◆ What this task involves
Search the records below for the line containing "What is the specific". Output that line and all later lines exactly; output nothing else.

(Beginning of Entries supplied)

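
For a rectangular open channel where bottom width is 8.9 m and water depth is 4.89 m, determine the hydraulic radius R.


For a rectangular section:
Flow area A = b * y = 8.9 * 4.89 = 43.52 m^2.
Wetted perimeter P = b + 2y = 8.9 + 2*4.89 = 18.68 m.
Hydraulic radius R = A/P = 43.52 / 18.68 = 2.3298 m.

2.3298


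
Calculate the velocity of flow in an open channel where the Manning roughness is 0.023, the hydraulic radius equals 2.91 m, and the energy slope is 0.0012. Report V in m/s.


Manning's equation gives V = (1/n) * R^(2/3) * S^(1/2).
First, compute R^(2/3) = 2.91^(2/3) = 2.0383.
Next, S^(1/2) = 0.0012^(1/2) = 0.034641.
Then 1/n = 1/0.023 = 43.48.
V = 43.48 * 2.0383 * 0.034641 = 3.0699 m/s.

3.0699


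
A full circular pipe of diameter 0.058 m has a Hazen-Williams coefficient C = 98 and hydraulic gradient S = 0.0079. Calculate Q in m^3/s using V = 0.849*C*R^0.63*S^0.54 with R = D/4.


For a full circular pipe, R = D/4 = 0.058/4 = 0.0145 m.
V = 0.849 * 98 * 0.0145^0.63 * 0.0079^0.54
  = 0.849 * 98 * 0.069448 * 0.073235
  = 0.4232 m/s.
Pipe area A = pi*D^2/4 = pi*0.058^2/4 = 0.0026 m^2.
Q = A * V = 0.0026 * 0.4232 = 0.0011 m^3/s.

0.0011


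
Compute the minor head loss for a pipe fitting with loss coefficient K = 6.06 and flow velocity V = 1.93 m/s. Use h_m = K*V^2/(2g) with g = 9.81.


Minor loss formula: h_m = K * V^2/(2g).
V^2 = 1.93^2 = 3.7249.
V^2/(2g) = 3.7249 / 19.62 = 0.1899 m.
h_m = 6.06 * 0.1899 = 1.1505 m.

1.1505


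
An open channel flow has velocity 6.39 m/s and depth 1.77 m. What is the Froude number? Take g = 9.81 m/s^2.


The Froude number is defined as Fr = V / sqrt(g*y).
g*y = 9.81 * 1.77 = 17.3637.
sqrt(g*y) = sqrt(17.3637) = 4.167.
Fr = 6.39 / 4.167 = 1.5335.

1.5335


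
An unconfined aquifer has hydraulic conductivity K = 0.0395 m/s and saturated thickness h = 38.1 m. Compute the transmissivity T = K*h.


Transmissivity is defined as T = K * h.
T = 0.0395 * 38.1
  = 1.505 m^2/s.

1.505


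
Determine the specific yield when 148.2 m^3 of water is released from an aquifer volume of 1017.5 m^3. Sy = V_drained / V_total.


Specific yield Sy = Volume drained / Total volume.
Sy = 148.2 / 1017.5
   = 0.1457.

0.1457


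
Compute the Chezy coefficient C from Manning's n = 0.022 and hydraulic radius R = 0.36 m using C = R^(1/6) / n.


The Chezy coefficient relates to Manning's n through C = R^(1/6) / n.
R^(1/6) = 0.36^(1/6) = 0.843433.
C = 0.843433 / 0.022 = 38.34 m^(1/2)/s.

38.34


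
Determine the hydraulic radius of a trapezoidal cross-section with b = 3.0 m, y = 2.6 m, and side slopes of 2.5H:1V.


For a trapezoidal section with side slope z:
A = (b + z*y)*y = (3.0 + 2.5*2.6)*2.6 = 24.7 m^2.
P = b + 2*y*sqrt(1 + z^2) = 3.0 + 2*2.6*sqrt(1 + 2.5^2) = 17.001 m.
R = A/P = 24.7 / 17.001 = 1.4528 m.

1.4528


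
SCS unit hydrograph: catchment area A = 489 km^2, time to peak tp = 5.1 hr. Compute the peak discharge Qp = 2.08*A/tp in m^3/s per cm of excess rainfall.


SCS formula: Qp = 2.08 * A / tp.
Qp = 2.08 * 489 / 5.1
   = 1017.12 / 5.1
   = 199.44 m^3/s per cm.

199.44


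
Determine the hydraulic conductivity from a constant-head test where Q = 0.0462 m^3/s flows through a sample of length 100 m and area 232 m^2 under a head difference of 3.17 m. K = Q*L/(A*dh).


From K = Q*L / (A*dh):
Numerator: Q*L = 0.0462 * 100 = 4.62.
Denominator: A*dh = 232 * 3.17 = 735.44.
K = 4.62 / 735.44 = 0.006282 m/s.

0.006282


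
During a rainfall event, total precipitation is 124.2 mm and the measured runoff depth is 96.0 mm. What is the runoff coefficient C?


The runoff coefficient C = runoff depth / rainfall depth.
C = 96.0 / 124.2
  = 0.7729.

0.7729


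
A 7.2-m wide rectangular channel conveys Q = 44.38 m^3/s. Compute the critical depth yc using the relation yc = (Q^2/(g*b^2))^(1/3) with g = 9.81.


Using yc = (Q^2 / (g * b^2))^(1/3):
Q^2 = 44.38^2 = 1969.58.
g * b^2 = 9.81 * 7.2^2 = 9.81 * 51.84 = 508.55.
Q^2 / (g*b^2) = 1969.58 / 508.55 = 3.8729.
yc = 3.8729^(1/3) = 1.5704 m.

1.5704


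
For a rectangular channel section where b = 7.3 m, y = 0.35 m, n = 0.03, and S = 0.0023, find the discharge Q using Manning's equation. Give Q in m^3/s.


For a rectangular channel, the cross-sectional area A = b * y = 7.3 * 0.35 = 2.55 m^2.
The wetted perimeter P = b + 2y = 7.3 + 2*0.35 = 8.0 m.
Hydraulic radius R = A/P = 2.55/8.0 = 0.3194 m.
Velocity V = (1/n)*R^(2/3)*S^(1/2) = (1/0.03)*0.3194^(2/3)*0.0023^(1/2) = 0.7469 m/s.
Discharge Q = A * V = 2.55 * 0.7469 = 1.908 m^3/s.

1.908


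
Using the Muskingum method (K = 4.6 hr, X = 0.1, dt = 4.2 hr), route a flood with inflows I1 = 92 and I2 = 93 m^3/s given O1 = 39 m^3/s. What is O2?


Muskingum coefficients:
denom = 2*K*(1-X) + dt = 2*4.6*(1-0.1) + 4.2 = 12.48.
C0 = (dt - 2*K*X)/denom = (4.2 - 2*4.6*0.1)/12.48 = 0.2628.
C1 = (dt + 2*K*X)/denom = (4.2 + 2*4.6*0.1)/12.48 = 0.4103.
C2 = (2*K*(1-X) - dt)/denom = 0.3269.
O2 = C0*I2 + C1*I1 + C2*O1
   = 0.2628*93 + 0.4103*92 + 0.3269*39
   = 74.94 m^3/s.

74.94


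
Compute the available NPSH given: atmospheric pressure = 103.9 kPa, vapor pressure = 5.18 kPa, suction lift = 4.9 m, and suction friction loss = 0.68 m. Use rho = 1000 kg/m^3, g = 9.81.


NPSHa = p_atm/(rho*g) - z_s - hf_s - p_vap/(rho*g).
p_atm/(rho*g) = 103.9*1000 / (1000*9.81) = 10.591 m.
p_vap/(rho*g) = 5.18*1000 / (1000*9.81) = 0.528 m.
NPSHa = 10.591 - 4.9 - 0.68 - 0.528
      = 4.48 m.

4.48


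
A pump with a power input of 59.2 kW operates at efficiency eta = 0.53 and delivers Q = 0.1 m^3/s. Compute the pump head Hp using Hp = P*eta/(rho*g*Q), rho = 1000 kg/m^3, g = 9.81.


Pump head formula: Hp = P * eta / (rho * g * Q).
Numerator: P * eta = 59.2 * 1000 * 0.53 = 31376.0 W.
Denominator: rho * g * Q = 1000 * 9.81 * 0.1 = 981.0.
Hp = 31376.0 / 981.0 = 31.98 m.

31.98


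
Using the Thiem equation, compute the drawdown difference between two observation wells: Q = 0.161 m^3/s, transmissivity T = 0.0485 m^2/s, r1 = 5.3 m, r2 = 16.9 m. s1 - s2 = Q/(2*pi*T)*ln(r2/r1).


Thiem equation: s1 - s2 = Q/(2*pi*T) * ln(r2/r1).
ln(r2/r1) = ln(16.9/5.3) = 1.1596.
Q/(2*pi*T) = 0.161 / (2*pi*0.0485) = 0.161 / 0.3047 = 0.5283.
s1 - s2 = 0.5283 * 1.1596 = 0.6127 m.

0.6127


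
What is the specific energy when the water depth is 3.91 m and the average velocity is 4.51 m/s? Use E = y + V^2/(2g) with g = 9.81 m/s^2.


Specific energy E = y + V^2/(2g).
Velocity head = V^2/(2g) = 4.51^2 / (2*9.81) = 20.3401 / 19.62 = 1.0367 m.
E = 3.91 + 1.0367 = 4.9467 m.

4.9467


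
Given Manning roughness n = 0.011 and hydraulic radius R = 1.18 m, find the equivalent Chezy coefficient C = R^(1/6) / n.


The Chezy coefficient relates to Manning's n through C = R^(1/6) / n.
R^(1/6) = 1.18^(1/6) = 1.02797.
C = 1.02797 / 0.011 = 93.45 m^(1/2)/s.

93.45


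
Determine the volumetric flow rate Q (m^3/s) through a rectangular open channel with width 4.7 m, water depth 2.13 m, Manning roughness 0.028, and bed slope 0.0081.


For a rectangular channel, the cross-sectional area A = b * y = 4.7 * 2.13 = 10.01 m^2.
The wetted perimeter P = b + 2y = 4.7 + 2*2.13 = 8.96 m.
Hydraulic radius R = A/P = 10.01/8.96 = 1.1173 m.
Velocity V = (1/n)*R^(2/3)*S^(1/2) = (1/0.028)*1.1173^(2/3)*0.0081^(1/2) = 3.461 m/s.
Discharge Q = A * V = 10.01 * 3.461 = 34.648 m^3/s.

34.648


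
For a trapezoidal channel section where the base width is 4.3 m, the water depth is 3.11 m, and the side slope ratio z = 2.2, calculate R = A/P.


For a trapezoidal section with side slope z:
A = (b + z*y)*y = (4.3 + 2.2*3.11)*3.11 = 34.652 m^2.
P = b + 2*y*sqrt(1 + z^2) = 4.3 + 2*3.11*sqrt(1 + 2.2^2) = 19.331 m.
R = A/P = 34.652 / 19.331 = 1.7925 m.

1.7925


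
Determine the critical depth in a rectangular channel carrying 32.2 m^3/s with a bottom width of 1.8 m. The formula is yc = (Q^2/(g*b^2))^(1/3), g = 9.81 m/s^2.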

(End of Entries supplied)

◆ Exercise response
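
What is the specific energy when the water depth is 3.91 m and the average velocity is 4.51 m/s? Use E = y + V^2/(2g) with g = 9.81 m/s^2.


Specific energy E = y + V^2/(2g).
Velocity head = V^2/(2g) = 4.51^2 / (2*9.81) = 20.3401 / 19.62 = 1.0367 m.
E = 3.91 + 1.0367 = 4.9467 m.

4.9467


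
Given Manning roughness n = 0.011 and hydraulic radius R = 1.18 m, find the equivalent Chezy coefficient C = R^(1/6) / n.


The Chezy coefficient relates to Manning's n through C = R^(1/6) / n.
R^(1/6) = 1.18^(1/6) = 1.02797.
C = 1.02797 / 0.011 = 93.45 m^(1/2)/s.

93.45


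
Determine the volumetric flow rate Q (m^3/s) through a rectangular open channel with width 4.7 m, water depth 2.13 m, Manning roughness 0.028, and bed slope 0.0081.


For a rectangular channel, the cross-sectional area A = b * y = 4.7 * 2.13 = 10.01 m^2.
The wetted perimeter P = b + 2y = 4.7 + 2*2.13 = 8.96 m.
Hydraulic radius R = A/P = 10.01/8.96 = 1.1173 m.
Velocity V = (1/n)*R^(2/3)*S^(1/2) = (1/0.028)*1.1173^(2/3)*0.0081^(1/2) = 3.461 m/s.
Discharge Q = A * V = 10.01 * 3.461 = 34.648 m^3/s.

34.648


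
For a trapezoidal channel section where the base width is 4.3 m, the water depth is 3.11 m, and the side slope ratio z = 2.2, calculate R = A/P.


For a trapezoidal section with side slope z:
A = (b + z*y)*y = (4.3 + 2.2*3.11)*3.11 = 34.652 m^2.
P = b + 2*y*sqrt(1 + z^2) = 4.3 + 2*3.11*sqrt(1 + 2.2^2) = 19.331 m.
R = A/P = 34.652 / 19.331 = 1.7925 m.

1.7925


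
Determine the critical depth in a rectangular channel carrying 32.2 m^3/s with a bottom width of 1.8 m. The formula is yc = (Q^2/(g*b^2))^(1/3), g = 9.81 m/s^2.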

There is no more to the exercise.